● What you need to do
For the records that follow, please set down exactly the lines between the one holding "n = 8 stimulus" and the one holding "n = 24 stimulus", inclusive, and only those.

● Extracted records
■ ■ ■ ■ ■ ■ ■
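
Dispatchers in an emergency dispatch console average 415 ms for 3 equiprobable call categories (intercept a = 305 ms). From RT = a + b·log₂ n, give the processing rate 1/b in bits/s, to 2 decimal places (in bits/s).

14.41 bits/s

b = (415 − 305)/log₂ 3 = 110/1.5850 = 69.402 ms per bit = 0.06940 s/bit; the reciprocal is 14.409 bits/s.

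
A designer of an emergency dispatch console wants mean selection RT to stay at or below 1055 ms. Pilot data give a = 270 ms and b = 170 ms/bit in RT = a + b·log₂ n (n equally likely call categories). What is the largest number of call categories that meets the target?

24

Set 270 + 170·log₂ n ≤ 1055 → log₂ n ≤ (1055 − 270)/170 = 4.6176.
So n ≤ 2^4.6176 = 24.550; the largest integer n is 24.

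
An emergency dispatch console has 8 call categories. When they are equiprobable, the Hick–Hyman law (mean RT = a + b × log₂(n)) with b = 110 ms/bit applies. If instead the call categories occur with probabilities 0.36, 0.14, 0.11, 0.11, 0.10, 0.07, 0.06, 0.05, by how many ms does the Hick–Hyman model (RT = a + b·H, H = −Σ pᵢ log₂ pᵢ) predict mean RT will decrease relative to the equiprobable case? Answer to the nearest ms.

34 ms

Equiprobable entropy H₀ = log₂ 8 = 3.0000 bits.
Skewed entropy H = −Σ pᵢ log₂ pᵢ = 2.6887 bits.
ΔRT = b·(H₀ − H) = 110 × 0.3113 = 34.25 ms.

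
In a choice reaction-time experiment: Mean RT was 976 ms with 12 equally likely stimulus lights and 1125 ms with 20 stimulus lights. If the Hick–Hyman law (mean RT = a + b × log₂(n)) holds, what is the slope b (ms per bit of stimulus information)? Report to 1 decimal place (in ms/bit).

Slope: b = (1125 − 976) / (log₂ 20 − log₂ 12) = 149/0.7370 = 202.180 ms/bit.

202.2 ms/bit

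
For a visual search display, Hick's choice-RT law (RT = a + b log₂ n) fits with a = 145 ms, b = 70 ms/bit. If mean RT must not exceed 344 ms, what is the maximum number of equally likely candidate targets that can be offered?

7

Information budget: (344 − 145)/70 = 2.8429 bits, so n ≤ 2^2.8429 = 7.174 → at most 7.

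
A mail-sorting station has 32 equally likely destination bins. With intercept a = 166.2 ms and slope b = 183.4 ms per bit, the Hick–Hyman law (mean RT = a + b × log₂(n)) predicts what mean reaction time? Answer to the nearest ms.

1083 ms

log₂(32) = 5 bits, so RT = 166.2 + 183.4 × 5 ≈ 1083.200 ms.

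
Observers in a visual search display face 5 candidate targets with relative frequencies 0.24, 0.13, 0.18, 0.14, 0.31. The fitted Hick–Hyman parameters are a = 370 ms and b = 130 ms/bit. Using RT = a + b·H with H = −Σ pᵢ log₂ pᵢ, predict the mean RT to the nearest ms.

Entropy contributions −pᵢ log₂ pᵢ: 0.4941, 0.3826, 0.4453, 0.3971, 0.5238; sum H = 2.2430 bits.
RT = a + bH = 370 + 130·2.2430 = 661.59 ms.

662 ms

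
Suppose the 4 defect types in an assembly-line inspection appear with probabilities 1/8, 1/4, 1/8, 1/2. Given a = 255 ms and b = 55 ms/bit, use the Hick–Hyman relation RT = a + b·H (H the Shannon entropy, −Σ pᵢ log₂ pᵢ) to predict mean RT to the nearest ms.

H = −Σ pᵢ log₂ pᵢ = 0.125·3 + 0.25·2 + 0.125·3 + 0.5·1 = 1.750 bits.
RT = 255 + 55 × 1.750 = 351.25 ms.

351 ms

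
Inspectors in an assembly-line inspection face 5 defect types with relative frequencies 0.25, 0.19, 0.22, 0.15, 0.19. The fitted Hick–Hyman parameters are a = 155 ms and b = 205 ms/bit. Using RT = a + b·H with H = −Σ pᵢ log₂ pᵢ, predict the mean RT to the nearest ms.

Entropy contributions −pᵢ log₂ pᵢ: 0.5000, 0.4552, 0.4806, 0.4105, 0.4552; sum H = 2.3016 bits.
RT = a + bH = 155 + 205·2.3016 = 626.82 ms.

627 ms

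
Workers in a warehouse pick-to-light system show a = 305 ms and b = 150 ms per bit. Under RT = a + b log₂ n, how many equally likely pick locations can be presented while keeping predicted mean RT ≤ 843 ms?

12

150·log₂ n ≤ 843 − 305 = 538, giving log₂ n ≤ 3.5867 and n ≤ 12.014. The largest whole number is 12.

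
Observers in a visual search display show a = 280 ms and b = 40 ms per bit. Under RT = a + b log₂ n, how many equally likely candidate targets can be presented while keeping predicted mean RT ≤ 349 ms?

Set 280 + 40·log₂ n ≤ 349 → log₂ n ≤ (349 − 280)/40 = 1.7250.
So n ≤ 2^1.7250 = 3.306; the largest integer n is 3.

3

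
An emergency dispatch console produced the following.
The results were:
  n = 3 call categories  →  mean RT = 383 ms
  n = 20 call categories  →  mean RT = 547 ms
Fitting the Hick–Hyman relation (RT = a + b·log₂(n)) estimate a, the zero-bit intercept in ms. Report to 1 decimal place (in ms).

Slope: b = (547 − 383) / (log₂ 20 − log₂ 3) = 164/2.7370 = 59.920 ms/bit.
a = RT₁ − b·log₂ n₁ = 383 − 59.920 × 1.5850 = 288.028 ms.

288.0 ms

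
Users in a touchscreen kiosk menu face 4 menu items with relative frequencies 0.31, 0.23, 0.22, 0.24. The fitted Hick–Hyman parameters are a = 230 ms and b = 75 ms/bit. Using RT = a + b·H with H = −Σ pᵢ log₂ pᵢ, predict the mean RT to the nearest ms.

H = 0.31·log₂(1/0.31) + 0.23·log₂(1/0.23) + 0.22·log₂(1/0.22) + 0.24·log₂(1/0.24) = 1.9862 bits.
RT = 230 + 75 × 1.9862 = 378.96 ms.

379 ms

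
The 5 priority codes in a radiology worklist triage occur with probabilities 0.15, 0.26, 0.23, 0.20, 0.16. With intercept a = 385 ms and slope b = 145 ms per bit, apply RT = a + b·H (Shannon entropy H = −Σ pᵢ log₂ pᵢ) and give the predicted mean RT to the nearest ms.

H = 0.15·log₂(1/0.15) + 0.26·log₂(1/0.26) + 0.23·log₂(1/0.23) + 0.20·log₂(1/0.20) + 0.16·log₂(1/0.16) = 2.2909 bits.
RT = 385 + 145 × 2.2909 = 717.18 ms.

717 ms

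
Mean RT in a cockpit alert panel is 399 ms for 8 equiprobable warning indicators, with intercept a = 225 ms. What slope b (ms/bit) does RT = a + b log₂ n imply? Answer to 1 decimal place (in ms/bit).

58.0 ms/bit

8 alternatives carry log₂ 8 = 3 bits; the choice cost is 399 − 225 = 174 ms, so b = 174/3 = 58.000 ms/bit.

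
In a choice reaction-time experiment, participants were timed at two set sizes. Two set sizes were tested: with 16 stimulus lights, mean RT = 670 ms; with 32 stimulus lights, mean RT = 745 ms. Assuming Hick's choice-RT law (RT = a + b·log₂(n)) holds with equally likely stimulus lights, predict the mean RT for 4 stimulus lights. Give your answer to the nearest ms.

520 ms

Solve the two-equation system in a and b:
  b = (745 − 670) / (log₂ 32 − log₂ 16) = 75 / (5 − 4) = 75 ms/bit
  a = 670 − 75 × 4 = 370 ms
Then RT(4) = 370 + 75 × log₂ 4 = 370 + 75 × 2 ≈ 520.000 ms.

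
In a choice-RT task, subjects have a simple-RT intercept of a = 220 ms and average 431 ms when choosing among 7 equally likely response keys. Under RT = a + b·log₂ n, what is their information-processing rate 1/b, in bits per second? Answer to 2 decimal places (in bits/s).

b = (431 − 220)/log₂ 7 = 211/2.8074 = 75.160 ms per bit = 0.07516 s/bit; the reciprocal is 13.305 bits/s.

13.30 bits/s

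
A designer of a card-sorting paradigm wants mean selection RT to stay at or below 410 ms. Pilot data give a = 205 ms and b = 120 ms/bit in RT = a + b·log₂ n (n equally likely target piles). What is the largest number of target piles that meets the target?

3

120·log₂ n ≤ 410 − 205 = 205, giving log₂ n ≤ 1.7083 and n ≤ 3.268. The largest whole number is 3.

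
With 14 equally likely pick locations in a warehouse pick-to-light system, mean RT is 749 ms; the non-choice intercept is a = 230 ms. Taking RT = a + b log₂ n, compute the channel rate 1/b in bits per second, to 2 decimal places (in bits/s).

7.34 bits/s

b = (749 − 230)/log₂ 14 = 519/3.8074 = 136.315 ms per bit = 0.13632 s/bit; the reciprocal is 7.336 bits/s.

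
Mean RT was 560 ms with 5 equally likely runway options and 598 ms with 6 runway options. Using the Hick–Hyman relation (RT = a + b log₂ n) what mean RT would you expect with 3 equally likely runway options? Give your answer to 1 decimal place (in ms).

RT is linear in log₂ n, so two points fix the line:
  b = (598 − 560) / (log₂ 6 − log₂ 5) = 38 / (2.5850 − 2.3219) = 144.468 ms/bit
  a = 560 − 144.468 × 2.3219 = 224.556 ms
Then RT(3) = 224.556 + 144.468 × log₂ 3 = 224.556 + 144.468 × 1.5850 ≈ 453.532 ms.

453.5 ms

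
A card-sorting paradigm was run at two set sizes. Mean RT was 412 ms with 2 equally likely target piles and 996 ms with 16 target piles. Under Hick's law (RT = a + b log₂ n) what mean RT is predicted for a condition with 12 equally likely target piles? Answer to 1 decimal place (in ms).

Fit slope and intercept:
  b = (996 − 412) / (log₂ 16 − log₂ 2) = 584 / (4 − 1) = 194.667 ms/bit
  a = 412 − 194.667 × 1 = 217.333 ms
Then RT(12) = 217.333 + 194.667 × log₂ 12 = 217.333 + 194.667 × 3.5850 ≈ 915.206 ms.

915.2 ms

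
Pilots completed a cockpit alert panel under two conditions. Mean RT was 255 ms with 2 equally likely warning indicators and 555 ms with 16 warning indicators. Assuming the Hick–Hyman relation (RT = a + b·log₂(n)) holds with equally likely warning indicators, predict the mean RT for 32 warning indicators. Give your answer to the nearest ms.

With log₂ n on the abscissa the relation is linear; from the two conditions:
  b = (555 − 255) / (log₂ 16 − log₂ 2) = 300 / (4 − 1) = 100 ms/bit
  a = 255 − 100 × 1 = 155 ms
Then RT(32) = 155 + 100 × log₂ 32 = 155 + 100 × 5 ≈ 655.000 ms.

655 ms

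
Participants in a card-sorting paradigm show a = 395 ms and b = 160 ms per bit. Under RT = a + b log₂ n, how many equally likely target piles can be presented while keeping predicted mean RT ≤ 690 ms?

3

Set 395 + 160·log₂ n ≤ 690 → log₂ n ≤ (690 − 395)/160 = 1.8438.
So n ≤ 2^1.8438 = 3.589; the largest integer n is 3.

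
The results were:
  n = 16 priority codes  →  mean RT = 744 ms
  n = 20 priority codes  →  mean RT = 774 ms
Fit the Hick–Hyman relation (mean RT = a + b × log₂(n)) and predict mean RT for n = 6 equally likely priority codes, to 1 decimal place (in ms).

Fit slope and intercept:
  b = (774 − 744) / (log₂ 20 − log₂ 16) = 30 / (4.3219 − 4) = 93.189 ms/bit
  a = 744 − 93.189 × 4 = 371.246 ms
Then RT(6) = 371.246 + 93.189 × log₂ 6 = 371.246 + 93.189 × 2.5850 ≈ 612.135 ms.

612.1 ms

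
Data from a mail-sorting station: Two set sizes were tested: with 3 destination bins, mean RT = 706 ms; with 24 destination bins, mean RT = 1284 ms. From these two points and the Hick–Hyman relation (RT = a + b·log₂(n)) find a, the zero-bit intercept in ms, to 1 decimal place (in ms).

b = (RT₂ − RT₁)/(log₂ n₂ − log₂ n₁) = (1284 − 706)/(4.5850 − 1.5850) = 192.667 ms/bit.
a = RT₁ − b·log₂ n₁ = 706 − 192.667 × 1.5850 = 400.631 ms.

400.6 ms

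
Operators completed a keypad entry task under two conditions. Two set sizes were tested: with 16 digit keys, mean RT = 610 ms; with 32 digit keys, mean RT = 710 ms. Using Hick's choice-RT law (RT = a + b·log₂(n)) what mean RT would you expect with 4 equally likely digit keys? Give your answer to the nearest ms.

Solve the two-equation system in a and b:
  b = (710 − 610) / (log₂ 32 − log₂ 16) = 100 / (5 − 4) = 100 ms/bit
  a = 610 − 100 × 4 = 210 ms
Then RT(4) = 210 + 100 × log₂ 4 = 210 + 100 × 2 ≈ 410.000 ms.

410 ms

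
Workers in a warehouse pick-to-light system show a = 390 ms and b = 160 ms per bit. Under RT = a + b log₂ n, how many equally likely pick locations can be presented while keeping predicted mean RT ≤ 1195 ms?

32

160·log₂ n ≤ 1195 − 390 = 805, giving log₂ n ≤ 5.0312 and n ≤ 32.701. The largest whole number is 32.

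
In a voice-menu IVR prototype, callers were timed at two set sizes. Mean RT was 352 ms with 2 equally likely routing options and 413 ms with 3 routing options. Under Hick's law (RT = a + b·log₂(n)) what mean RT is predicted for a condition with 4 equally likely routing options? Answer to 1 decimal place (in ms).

Solve the two-equation system in a and b:
  b = (413 − 352) / (log₂ 3 − log₂ 2) = 61 / (1.5850 − 1) = 104.280 ms/bit
  a = 352 − 104.280 × 1 = 247.720 ms
Then RT(4) = 247.720 + 104.280 × log₂ 4 = 247.720 + 104.280 × 2 ≈ 456.280 ms.

456.3 ms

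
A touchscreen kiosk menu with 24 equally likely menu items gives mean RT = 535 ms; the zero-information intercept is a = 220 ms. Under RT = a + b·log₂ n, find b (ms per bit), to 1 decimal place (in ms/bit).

24 alternatives carry log₂ 24 = 4.5850 bits; the choice cost is 535 − 220 = 315 ms, so b = 315/4.5850 = 68.703 ms/bit.

68.7 ms/bit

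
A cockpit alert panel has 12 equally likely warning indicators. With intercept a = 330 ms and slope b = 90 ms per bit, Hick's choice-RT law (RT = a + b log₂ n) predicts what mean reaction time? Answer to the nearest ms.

653 ms

log₂(12) = 3.5850 bits, so RT = 330 + 90 × 3.5850 ≈ 652.647 ms.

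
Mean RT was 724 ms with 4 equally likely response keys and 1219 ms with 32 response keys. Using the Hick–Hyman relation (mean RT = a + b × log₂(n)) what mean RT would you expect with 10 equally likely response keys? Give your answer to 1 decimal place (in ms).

942.1 ms

Solve the two-equation system in a and b:
  b = (1219 − 724) / (log₂ 32 − log₂ 4) = 495 / (5 − 2) = 165.000 ms/bit
  a = 724 − 165.000 × 2 = 394.000 ms
Then RT(10) = 394.000 + 165.000 × log₂ 10 = 394.000 + 165.000 × 3.3219 ≈ 942.118 ms.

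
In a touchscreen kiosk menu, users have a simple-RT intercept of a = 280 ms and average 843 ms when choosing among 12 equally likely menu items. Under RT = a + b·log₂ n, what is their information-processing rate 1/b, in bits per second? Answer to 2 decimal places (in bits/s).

6.37 bits/s

b = (843 − 280)/log₂ 12 = 563/3.5850 = 157.045 ms per bit = 0.15704 s/bit; the reciprocal is 6.368 bits/s.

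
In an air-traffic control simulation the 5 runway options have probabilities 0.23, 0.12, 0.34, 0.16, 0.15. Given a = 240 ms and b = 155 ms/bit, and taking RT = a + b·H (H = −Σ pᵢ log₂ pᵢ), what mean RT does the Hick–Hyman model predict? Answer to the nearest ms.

584 ms

Entropy contributions −pᵢ log₂ pᵢ: 0.4877, 0.3671, 0.5292, 0.4230, 0.4105; sum H = 2.2175 bits.
RT = a + bH = 240 + 155·2.2175 = 583.71 ms.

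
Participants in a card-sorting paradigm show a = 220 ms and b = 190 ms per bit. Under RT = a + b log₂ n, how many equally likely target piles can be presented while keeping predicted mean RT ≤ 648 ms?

4

Information budget: (648 − 220)/190 = 2.2526 bits, so n ≤ 2^2.2526 = 4.766 → at most 4.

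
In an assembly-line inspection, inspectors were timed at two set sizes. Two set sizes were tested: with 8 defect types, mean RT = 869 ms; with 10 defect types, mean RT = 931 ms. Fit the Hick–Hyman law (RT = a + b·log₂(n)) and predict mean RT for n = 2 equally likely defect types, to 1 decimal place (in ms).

483.8 ms

With log₂ n on the abscissa the relation is linear; from the two conditions:
  b = (931 − 869) / (log₂ 10 − log₂ 8) = 62 / (3.3219 − 3) = 192.590 ms/bit
  a = 869 − 192.590 × 3 = 291.231 ms
Then RT(2) = 291.231 + 192.590 × log₂ 2 = 291.231 + 192.590 × 1 ≈ 483.821 ms.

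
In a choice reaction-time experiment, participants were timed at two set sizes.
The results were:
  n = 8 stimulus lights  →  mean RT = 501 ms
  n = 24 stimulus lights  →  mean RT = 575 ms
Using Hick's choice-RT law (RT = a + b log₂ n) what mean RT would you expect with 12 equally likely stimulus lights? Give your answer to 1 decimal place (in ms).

With log₂ n on the abscissa the relation is linear; from the two conditions:
  b = (575 − 501) / (log₂ 24 − log₂ 8) = 74 / (4.5850 − 3) = 46.689 ms/bit
  a = 501 − 46.689 × 3 = 360.934 ms
Then RT(12) = 360.934 + 46.689 × log₂ 12 = 360.934 + 46.689 × 3.5850 ≈ 528.311 ms.

528.3 ms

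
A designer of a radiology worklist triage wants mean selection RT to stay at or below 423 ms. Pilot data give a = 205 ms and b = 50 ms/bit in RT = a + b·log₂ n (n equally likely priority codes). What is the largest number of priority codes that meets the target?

20

Set 205 + 50·log₂ n ≤ 423 → log₂ n ≤ (423 − 205)/50 = 4.3600.
So n ≤ 2^4.3600 = 20.535; the largest integer n is 20.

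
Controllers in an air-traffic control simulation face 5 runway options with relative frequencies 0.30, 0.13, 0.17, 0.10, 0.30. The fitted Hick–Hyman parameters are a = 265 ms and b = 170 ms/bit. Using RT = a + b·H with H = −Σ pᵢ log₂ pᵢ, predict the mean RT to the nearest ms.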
■ ■ ■ ■ ■ ■ ■
● The completed task
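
  n = 8 stimulus lights  →  mean RT = 501 ms
  n = 24 stimulus lights  →  mean RT = 575 ms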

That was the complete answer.